>>>

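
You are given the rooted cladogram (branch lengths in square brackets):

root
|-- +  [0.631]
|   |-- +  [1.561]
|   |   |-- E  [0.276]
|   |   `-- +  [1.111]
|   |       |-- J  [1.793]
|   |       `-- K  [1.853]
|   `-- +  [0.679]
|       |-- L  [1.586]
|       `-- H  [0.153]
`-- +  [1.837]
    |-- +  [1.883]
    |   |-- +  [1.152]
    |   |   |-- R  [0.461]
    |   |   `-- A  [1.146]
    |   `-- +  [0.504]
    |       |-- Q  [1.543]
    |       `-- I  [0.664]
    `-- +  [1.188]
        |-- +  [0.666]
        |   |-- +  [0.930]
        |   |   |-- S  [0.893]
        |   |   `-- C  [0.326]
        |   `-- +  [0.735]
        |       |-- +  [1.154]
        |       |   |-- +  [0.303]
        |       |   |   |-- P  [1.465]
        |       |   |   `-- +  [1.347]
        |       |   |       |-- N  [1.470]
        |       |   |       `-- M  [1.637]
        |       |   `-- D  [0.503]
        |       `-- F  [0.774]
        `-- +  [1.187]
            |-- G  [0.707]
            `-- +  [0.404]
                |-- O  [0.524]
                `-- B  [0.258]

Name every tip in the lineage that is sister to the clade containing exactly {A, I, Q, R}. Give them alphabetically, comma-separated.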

<<<

- _Task item_: Your response needs to restate the lines above exactly.

- _Exercise response_:
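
You are given the rooted cladogram (branch lengths in square brackets):

root
|-- +  [0.631]
|   |-- +  [1.561]
|   |   |-- E  [0.276]
|   |   `-- +  [1.111]
|   |       |-- J  [1.793]
|   |       `-- K  [1.853]
|   `-- +  [0.679]
|       |-- L  [1.586]
|       `-- H  [0.153]
`-- +  [1.837]
    |-- +  [1.883]
    |   |-- +  [1.152]
    |   |   |-- R  [0.461]
    |   |   `-- A  [1.146]
    |   `-- +  [0.504]
    |       |-- Q  [1.543]
    |       `-- I  [0.664]
    `-- +  [1.188]
        |-- +  [0.666]
        |   |-- +  [0.930]
        |   |   |-- S  [0.893]
        |   |   `-- C  [0.326]
        |   `-- +  [0.735]
        |       |-- +  [1.154]
        |       |   |-- +  [0.303]
        |       |   |   |-- P  [1.465]
        |       |   |   `-- +  [1.347]
        |       |   |       |-- N  [1.470]
        |       |   |       `-- M  [1.637]
        |       |   `-- D  [0.503]
        |       `-- F  [0.774]
        `-- +  [1.187]
            |-- G  [0.707]
            `-- +  [0.404]
                |-- O  [0.524]
                `-- B  [0.258]

Name every tip in the lineage that is sister to the clade containing exactly {A, I, Q, R}. Give them alphabetically, comma-separated.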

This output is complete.